Prompt: Find "Fully justify the following words to a line width of 21" and "Words (in order): warm" in the records below. Copy the lines holding them and every line between, exactly, and no others.

[Saved data entries]
--------------------

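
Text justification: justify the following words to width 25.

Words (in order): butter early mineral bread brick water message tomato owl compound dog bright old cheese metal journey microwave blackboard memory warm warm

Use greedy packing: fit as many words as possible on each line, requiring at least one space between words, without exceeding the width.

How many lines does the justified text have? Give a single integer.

Answer: 7

Derivation:
Line 1: ['butter', 'early', 'mineral'] (min_width=20, slack=5)
Line 2: ['bread', 'brick', 'water', 'message'] (min_width=25, slack=0)
Line 3: ['tomato', 'owl', 'compound', 'dog'] (min_width=23, slack=2)
Line 4: ['bright', 'old', 'cheese', 'metal'] (min_width=23, slack=2)
Line 5: ['journey', 'microwave'] (min_width=17, slack=8)
Line 6: ['blackboard', 'memory', 'warm'] (min_width=22, slack=3)
Line 7: ['warm'] (min_width=4, slack=21)
Total lines: 7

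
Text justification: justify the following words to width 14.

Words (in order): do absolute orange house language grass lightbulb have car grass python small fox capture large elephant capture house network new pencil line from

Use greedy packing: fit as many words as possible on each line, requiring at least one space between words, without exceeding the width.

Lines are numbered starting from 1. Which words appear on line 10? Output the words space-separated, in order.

Answer: network new

Derivation:
Line 1: ['do', 'absolute'] (min_width=11, slack=3)
Line 2: ['orange', 'house'] (min_width=12, slack=2)
Line 3: ['language', 'grass'] (min_width=14, slack=0)
Line 4: ['lightbulb', 'have'] (min_width=14, slack=0)
Line 5: ['car', 'grass'] (min_width=9, slack=5)
Line 6: ['python', 'small'] (min_width=12, slack=2)
Line 7: ['fox', 'capture'] (min_width=11, slack=3)
Line 8: ['large', 'elephant'] (min_width=14, slack=0)
Line 9: ['capture', 'house'] (min_width=13, slack=1)
Line 10: ['network', 'new'] (min_width=11, slack=3)
Line 11: ['pencil', 'line'] (min_width=11, slack=3)
Line 12: ['from'] (min_width=4, slack=10)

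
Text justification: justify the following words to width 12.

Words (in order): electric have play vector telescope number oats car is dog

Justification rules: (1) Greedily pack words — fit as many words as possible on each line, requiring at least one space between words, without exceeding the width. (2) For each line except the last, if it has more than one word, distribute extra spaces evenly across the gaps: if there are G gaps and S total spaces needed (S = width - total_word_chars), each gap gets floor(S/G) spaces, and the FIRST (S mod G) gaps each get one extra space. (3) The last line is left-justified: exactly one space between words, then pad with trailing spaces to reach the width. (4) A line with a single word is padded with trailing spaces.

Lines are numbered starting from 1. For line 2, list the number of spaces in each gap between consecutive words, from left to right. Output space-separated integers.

Line 1: ['electric'] (min_width=8, slack=4)
Line 2: ['have', 'play'] (min_width=9, slack=3)
Line 3: ['vector'] (min_width=6, slack=6)
Line 4: ['telescope'] (min_width=9, slack=3)
Line 5: ['number', 'oats'] (min_width=11, slack=1)
Line 6: ['car', 'is', 'dog'] (min_width=10, slack=2)

Answer: 4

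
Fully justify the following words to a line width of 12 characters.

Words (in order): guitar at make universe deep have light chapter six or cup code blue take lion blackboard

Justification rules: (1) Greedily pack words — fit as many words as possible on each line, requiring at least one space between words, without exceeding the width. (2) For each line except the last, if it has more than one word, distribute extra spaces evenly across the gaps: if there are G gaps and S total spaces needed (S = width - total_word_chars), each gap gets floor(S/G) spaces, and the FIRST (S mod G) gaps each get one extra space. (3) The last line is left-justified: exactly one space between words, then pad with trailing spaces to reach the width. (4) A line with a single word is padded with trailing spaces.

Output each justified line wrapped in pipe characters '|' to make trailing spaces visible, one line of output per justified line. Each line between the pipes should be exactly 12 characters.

Answer: |guitar    at|
|make        |
|universe    |
|deep    have|
|light       |
|chapter  six|
|or  cup code|
|blue    take|
|lion        |
|blackboard  |

Derivation:
Line 1: ['guitar', 'at'] (min_width=9, slack=3)
Line 2: ['make'] (min_width=4, slack=8)
Line 3: ['universe'] (min_width=8, slack=4)
Line 4: ['deep', 'have'] (min_width=9, slack=3)
Line 5: ['light'] (min_width=5, slack=7)
Line 6: ['chapter', 'six'] (min_width=11, slack=1)
Line 7: ['or', 'cup', 'code'] (min_width=11, slack=1)
Line 8: ['blue', 'take'] (min_width=9, slack=3)
Line 9: ['lion'] (min_width=4, slack=8)
Line 10: ['blackboard'] (min_width=10, slack=2)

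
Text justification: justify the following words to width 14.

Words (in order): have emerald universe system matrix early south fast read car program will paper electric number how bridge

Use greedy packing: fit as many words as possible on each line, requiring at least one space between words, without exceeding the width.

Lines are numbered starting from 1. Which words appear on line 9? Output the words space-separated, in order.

Line 1: ['have', 'emerald'] (min_width=12, slack=2)
Line 2: ['universe'] (min_width=8, slack=6)
Line 3: ['system', 'matrix'] (min_width=13, slack=1)
Line 4: ['early', 'south'] (min_width=11, slack=3)
Line 5: ['fast', 'read', 'car'] (min_width=13, slack=1)
Line 6: ['program', 'will'] (min_width=12, slack=2)
Line 7: ['paper', 'electric'] (min_width=14, slack=0)
Line 8: ['number', 'how'] (min_width=10, slack=4)
Line 9: ['bridge'] (min_width=6, slack=8)

Answer: bridge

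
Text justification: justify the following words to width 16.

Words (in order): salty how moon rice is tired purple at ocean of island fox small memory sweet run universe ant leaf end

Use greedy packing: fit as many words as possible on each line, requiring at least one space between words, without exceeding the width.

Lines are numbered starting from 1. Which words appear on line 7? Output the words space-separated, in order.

Line 1: ['salty', 'how', 'moon'] (min_width=14, slack=2)
Line 2: ['rice', 'is', 'tired'] (min_width=13, slack=3)
Line 3: ['purple', 'at', 'ocean'] (min_width=15, slack=1)
Line 4: ['of', 'island', 'fox'] (min_width=13, slack=3)
Line 5: ['small', 'memory'] (min_width=12, slack=4)
Line 6: ['sweet', 'run'] (min_width=9, slack=7)
Line 7: ['universe', 'ant'] (min_width=12, slack=4)
Line 8: ['leaf', 'end'] (min_width=8, slack=8)

Answer: universe ant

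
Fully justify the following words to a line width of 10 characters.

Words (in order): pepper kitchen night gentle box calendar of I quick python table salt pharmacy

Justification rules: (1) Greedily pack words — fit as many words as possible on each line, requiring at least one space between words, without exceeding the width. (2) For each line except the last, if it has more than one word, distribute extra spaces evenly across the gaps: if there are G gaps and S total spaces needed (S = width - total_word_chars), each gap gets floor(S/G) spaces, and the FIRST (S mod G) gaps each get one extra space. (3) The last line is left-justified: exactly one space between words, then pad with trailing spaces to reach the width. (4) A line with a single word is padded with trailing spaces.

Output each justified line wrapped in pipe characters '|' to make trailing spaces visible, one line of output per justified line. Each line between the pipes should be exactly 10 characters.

Line 1: ['pepper'] (min_width=6, slack=4)
Line 2: ['kitchen'] (min_width=7, slack=3)
Line 3: ['night'] (min_width=5, slack=5)
Line 4: ['gentle', 'box'] (min_width=10, slack=0)
Line 5: ['calendar'] (min_width=8, slack=2)
Line 6: ['of', 'I', 'quick'] (min_width=10, slack=0)
Line 7: ['python'] (min_width=6, slack=4)
Line 8: ['table', 'salt'] (min_width=10, slack=0)
Line 9: ['pharmacy'] (min_width=8, slack=2)

Answer: |pepper    |
|kitchen   |
|night     |
|gentle box|
|calendar  |
|of I quick|
|python    |
|table salt|
|pharmacy  |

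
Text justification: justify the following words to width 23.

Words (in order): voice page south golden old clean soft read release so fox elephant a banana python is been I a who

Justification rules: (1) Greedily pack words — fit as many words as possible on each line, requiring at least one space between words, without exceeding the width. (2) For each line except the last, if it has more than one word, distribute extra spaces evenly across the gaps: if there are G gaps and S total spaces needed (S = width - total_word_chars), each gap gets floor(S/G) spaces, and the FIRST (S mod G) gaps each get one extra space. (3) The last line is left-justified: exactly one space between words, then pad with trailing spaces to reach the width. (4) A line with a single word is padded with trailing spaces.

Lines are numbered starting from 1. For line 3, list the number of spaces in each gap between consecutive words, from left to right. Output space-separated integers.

Line 1: ['voice', 'page', 'south', 'golden'] (min_width=23, slack=0)
Line 2: ['old', 'clean', 'soft', 'read'] (min_width=19, slack=4)
Line 3: ['release', 'so', 'fox', 'elephant'] (min_width=23, slack=0)
Line 4: ['a', 'banana', 'python', 'is', 'been'] (min_width=23, slack=0)
Line 5: ['I', 'a', 'who'] (min_width=7, slack=16)

Answer: 1 1 1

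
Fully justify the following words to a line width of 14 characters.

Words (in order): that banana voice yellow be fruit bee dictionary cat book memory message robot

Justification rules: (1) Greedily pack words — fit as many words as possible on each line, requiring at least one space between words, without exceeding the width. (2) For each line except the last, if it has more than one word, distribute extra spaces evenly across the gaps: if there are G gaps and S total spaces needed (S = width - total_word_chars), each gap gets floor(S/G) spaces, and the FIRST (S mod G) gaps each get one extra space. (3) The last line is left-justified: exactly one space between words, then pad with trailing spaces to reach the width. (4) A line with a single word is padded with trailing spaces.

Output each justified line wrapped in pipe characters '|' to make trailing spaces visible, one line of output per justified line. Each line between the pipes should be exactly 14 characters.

Answer: |that    banana|
|voice   yellow|
|be  fruit  bee|
|dictionary cat|
|book    memory|
|message robot |

Derivation:
Line 1: ['that', 'banana'] (min_width=11, slack=3)
Line 2: ['voice', 'yellow'] (min_width=12, slack=2)
Line 3: ['be', 'fruit', 'bee'] (min_width=12, slack=2)
Line 4: ['dictionary', 'cat'] (min_width=14, slack=0)
Line 5: ['book', 'memory'] (min_width=11, slack=3)
Line 6: ['message', 'robot'] (min_width=13, slack=1)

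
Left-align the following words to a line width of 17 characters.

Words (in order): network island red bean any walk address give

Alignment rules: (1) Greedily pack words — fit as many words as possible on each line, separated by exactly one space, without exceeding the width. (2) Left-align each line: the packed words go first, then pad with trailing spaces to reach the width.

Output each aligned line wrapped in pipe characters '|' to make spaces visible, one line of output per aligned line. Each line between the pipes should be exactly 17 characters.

Line 1: ['network', 'island'] (min_width=14, slack=3)
Line 2: ['red', 'bean', 'any', 'walk'] (min_width=17, slack=0)
Line 3: ['address', 'give'] (min_width=12, slack=5)

Answer: |network island   |
|red bean any walk|
|address give     |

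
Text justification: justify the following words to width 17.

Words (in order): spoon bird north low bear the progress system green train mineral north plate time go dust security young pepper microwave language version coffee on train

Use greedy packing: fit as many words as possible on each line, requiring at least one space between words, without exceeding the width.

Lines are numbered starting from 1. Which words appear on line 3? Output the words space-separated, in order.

Line 1: ['spoon', 'bird', 'north'] (min_width=16, slack=1)
Line 2: ['low', 'bear', 'the'] (min_width=12, slack=5)
Line 3: ['progress', 'system'] (min_width=15, slack=2)
Line 4: ['green', 'train'] (min_width=11, slack=6)
Line 5: ['mineral', 'north'] (min_width=13, slack=4)
Line 6: ['plate', 'time', 'go'] (min_width=13, slack=4)
Line 7: ['dust', 'security'] (min_width=13, slack=4)
Line 8: ['young', 'pepper'] (min_width=12, slack=5)
Line 9: ['microwave'] (min_width=9, slack=8)
Line 10: ['language', 'version'] (min_width=16, slack=1)
Line 11: ['coffee', 'on', 'train'] (min_width=15, slack=2)

Answer: progress system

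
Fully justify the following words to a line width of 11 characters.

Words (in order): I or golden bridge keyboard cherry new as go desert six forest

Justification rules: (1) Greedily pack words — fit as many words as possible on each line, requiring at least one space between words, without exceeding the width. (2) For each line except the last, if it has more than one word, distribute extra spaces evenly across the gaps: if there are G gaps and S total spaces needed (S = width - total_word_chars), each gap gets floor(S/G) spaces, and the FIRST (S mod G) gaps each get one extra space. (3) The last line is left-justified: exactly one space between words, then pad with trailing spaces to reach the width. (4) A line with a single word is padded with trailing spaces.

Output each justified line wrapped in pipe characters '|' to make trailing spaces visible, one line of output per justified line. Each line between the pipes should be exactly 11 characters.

Line 1: ['I', 'or', 'golden'] (min_width=11, slack=0)
Line 2: ['bridge'] (min_width=6, slack=5)
Line 3: ['keyboard'] (min_width=8, slack=3)
Line 4: ['cherry', 'new'] (min_width=10, slack=1)
Line 5: ['as', 'go'] (min_width=5, slack=6)
Line 6: ['desert', 'six'] (min_width=10, slack=1)
Line 7: ['forest'] (min_width=6, slack=5)

Answer: |I or golden|
|bridge     |
|keyboard   |
|cherry  new|
|as       go|
|desert  six|
|forest     |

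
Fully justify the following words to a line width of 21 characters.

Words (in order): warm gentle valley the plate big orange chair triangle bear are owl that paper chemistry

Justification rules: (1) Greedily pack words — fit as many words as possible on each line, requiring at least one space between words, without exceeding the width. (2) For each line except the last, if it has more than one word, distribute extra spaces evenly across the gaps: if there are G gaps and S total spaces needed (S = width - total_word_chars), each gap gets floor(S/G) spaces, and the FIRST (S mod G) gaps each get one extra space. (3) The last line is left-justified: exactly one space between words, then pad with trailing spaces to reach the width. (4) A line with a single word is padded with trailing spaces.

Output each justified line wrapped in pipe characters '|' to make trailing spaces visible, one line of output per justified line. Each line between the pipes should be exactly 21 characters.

Answer: |warm   gentle  valley|
|the  plate big orange|
|chair  triangle  bear|
|are  owl  that  paper|
|chemistry            |

Derivation:
Line 1: ['warm', 'gentle', 'valley'] (min_width=18, slack=3)
Line 2: ['the', 'plate', 'big', 'orange'] (min_width=20, slack=1)
Line 3: ['chair', 'triangle', 'bear'] (min_width=19, slack=2)
Line 4: ['are', 'owl', 'that', 'paper'] (min_width=18, slack=3)
Line 5: ['chemistry'] (min_width=9, slack=12)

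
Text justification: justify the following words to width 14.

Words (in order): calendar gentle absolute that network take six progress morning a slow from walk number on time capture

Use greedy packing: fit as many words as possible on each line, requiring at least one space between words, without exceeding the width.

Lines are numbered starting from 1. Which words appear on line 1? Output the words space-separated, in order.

Line 1: ['calendar'] (min_width=8, slack=6)
Line 2: ['gentle'] (min_width=6, slack=8)
Line 3: ['absolute', 'that'] (min_width=13, slack=1)
Line 4: ['network', 'take'] (min_width=12, slack=2)
Line 5: ['six', 'progress'] (min_width=12, slack=2)
Line 6: ['morning', 'a', 'slow'] (min_width=14, slack=0)
Line 7: ['from', 'walk'] (min_width=9, slack=5)
Line 8: ['number', 'on', 'time'] (min_width=14, slack=0)
Line 9: ['capture'] (min_width=7, slack=7)

Answer: calendar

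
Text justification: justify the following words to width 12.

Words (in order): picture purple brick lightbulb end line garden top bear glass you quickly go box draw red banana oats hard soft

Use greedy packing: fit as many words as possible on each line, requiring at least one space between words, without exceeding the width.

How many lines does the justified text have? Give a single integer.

Answer: 11

Derivation:
Line 1: ['picture'] (min_width=7, slack=5)
Line 2: ['purple', 'brick'] (min_width=12, slack=0)
Line 3: ['lightbulb'] (min_width=9, slack=3)
Line 4: ['end', 'line'] (min_width=8, slack=4)
Line 5: ['garden', 'top'] (min_width=10, slack=2)
Line 6: ['bear', 'glass'] (min_width=10, slack=2)
Line 7: ['you', 'quickly'] (min_width=11, slack=1)
Line 8: ['go', 'box', 'draw'] (min_width=11, slack=1)
Line 9: ['red', 'banana'] (min_width=10, slack=2)
Line 10: ['oats', 'hard'] (min_width=9, slack=3)
Line 11: ['soft'] (min_width=4, slack=8)
Total lines: 11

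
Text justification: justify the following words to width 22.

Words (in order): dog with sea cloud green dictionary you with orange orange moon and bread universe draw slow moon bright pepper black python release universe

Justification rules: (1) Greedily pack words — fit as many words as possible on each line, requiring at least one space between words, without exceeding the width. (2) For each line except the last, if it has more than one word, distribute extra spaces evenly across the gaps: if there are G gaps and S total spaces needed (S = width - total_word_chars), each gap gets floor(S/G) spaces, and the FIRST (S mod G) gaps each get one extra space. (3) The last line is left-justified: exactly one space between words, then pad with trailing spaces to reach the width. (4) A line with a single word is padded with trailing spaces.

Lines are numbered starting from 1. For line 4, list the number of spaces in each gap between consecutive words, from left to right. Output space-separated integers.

Line 1: ['dog', 'with', 'sea', 'cloud'] (min_width=18, slack=4)
Line 2: ['green', 'dictionary', 'you'] (min_width=20, slack=2)
Line 3: ['with', 'orange', 'orange'] (min_width=18, slack=4)
Line 4: ['moon', 'and', 'bread'] (min_width=14, slack=8)
Line 5: ['universe', 'draw', 'slow'] (min_width=18, slack=4)
Line 6: ['moon', 'bright', 'pepper'] (min_width=18, slack=4)
Line 7: ['black', 'python', 'release'] (min_width=20, slack=2)
Line 8: ['universe'] (min_width=8, slack=14)

Answer: 5 5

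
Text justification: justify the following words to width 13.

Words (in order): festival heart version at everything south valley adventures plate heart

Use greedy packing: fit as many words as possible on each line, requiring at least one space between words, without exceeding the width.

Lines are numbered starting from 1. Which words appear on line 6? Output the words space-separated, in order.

Line 1: ['festival'] (min_width=8, slack=5)
Line 2: ['heart', 'version'] (min_width=13, slack=0)
Line 3: ['at', 'everything'] (min_width=13, slack=0)
Line 4: ['south', 'valley'] (min_width=12, slack=1)
Line 5: ['adventures'] (min_width=10, slack=3)
Line 6: ['plate', 'heart'] (min_width=11, slack=2)

Answer: plate heart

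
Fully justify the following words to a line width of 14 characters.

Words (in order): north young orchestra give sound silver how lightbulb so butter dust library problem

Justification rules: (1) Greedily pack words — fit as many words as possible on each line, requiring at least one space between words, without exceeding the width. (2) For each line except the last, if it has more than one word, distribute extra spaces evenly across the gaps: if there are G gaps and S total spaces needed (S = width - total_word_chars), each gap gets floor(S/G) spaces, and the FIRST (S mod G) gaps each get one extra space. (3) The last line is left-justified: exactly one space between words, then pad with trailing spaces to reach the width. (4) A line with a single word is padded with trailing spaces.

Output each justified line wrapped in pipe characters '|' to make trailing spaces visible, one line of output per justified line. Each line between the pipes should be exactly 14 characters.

Line 1: ['north', 'young'] (min_width=11, slack=3)
Line 2: ['orchestra', 'give'] (min_width=14, slack=0)
Line 3: ['sound', 'silver'] (min_width=12, slack=2)
Line 4: ['how', 'lightbulb'] (min_width=13, slack=1)
Line 5: ['so', 'butter', 'dust'] (min_width=14, slack=0)
Line 6: ['library'] (min_width=7, slack=7)
Line 7: ['problem'] (min_width=7, slack=7)

Answer: |north    young|
|orchestra give|
|sound   silver|
|how  lightbulb|
|so butter dust|
|library       |
|problem       |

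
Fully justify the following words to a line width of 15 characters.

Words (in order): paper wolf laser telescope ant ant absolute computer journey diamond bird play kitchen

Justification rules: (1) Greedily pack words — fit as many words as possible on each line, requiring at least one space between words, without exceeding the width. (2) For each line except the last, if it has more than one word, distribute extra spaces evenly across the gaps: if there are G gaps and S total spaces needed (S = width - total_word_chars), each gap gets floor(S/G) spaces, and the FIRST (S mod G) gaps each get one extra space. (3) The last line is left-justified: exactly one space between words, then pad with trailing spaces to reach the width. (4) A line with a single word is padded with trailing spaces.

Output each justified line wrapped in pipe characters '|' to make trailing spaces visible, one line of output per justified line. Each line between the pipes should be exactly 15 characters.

Line 1: ['paper', 'wolf'] (min_width=10, slack=5)
Line 2: ['laser', 'telescope'] (min_width=15, slack=0)
Line 3: ['ant', 'ant'] (min_width=7, slack=8)
Line 4: ['absolute'] (min_width=8, slack=7)
Line 5: ['computer'] (min_width=8, slack=7)
Line 6: ['journey', 'diamond'] (min_width=15, slack=0)
Line 7: ['bird', 'play'] (min_width=9, slack=6)
Line 8: ['kitchen'] (min_width=7, slack=8)

Answer: |paper      wolf|
|laser telescope|
|ant         ant|
|absolute       |
|computer       |
|journey diamond|
|bird       play|
|kitchen        |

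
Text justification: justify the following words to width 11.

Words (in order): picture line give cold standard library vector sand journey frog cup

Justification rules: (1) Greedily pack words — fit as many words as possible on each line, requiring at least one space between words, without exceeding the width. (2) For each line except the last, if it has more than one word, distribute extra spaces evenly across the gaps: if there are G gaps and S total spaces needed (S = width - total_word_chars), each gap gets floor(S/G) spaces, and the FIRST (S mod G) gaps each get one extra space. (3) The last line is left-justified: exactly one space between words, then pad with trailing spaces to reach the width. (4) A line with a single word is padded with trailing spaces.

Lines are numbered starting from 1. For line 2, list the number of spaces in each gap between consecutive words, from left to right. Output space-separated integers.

Answer: 3

Derivation:
Line 1: ['picture'] (min_width=7, slack=4)
Line 2: ['line', 'give'] (min_width=9, slack=2)
Line 3: ['cold'] (min_width=4, slack=7)
Line 4: ['standard'] (min_width=8, slack=3)
Line 5: ['library'] (min_width=7, slack=4)
Line 6: ['vector', 'sand'] (min_width=11, slack=0)
Line 7: ['journey'] (min_width=7, slack=4)
Line 8: ['frog', 'cup'] (min_width=8, slack=3)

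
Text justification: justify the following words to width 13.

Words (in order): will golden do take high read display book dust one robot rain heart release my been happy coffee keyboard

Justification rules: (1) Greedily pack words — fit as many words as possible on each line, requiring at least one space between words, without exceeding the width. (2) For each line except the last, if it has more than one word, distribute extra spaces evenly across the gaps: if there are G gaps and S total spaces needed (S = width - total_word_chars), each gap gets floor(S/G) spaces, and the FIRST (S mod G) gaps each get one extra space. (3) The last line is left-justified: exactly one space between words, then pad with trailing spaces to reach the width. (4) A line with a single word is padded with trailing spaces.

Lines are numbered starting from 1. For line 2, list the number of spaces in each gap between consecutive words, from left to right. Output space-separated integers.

Answer: 2 1

Derivation:
Line 1: ['will', 'golden'] (min_width=11, slack=2)
Line 2: ['do', 'take', 'high'] (min_width=12, slack=1)
Line 3: ['read', 'display'] (min_width=12, slack=1)
Line 4: ['book', 'dust', 'one'] (min_width=13, slack=0)
Line 5: ['robot', 'rain'] (min_width=10, slack=3)
Line 6: ['heart', 'release'] (min_width=13, slack=0)
Line 7: ['my', 'been', 'happy'] (min_width=13, slack=0)
Line 8: ['coffee'] (min_width=6, slack=7)
Line 9: ['keyboard'] (min_width=8, slack=5)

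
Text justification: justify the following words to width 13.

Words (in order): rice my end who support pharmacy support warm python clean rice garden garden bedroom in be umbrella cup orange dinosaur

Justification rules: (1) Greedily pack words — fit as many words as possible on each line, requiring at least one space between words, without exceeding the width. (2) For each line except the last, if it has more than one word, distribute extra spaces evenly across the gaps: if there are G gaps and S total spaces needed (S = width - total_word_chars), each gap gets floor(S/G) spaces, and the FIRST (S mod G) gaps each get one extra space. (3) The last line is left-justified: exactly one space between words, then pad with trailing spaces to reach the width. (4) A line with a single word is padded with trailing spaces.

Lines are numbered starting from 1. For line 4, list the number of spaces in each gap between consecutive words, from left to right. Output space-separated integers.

Line 1: ['rice', 'my', 'end'] (min_width=11, slack=2)
Line 2: ['who', 'support'] (min_width=11, slack=2)
Line 3: ['pharmacy'] (min_width=8, slack=5)
Line 4: ['support', 'warm'] (min_width=12, slack=1)
Line 5: ['python', 'clean'] (min_width=12, slack=1)
Line 6: ['rice', 'garden'] (min_width=11, slack=2)
Line 7: ['garden'] (min_width=6, slack=7)
Line 8: ['bedroom', 'in', 'be'] (min_width=13, slack=0)
Line 9: ['umbrella', 'cup'] (min_width=12, slack=1)
Line 10: ['orange'] (min_width=6, slack=7)
Line 11: ['dinosaur'] (min_width=8, slack=5)

Answer: 2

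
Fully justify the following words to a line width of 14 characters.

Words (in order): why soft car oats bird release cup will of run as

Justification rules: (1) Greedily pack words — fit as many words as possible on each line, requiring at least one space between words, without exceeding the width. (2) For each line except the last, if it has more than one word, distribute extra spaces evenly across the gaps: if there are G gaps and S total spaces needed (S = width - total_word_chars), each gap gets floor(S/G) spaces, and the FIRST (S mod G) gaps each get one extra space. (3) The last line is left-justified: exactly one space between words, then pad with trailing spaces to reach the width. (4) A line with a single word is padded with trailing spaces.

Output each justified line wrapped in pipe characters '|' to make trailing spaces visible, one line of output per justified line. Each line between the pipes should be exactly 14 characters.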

--------------------

Solution to this problem:
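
Fully justify the following words to a line width of 21 characters.

Words (in order): warm gentle valley the plate big orange chair triangle bear are owl that paper chemistry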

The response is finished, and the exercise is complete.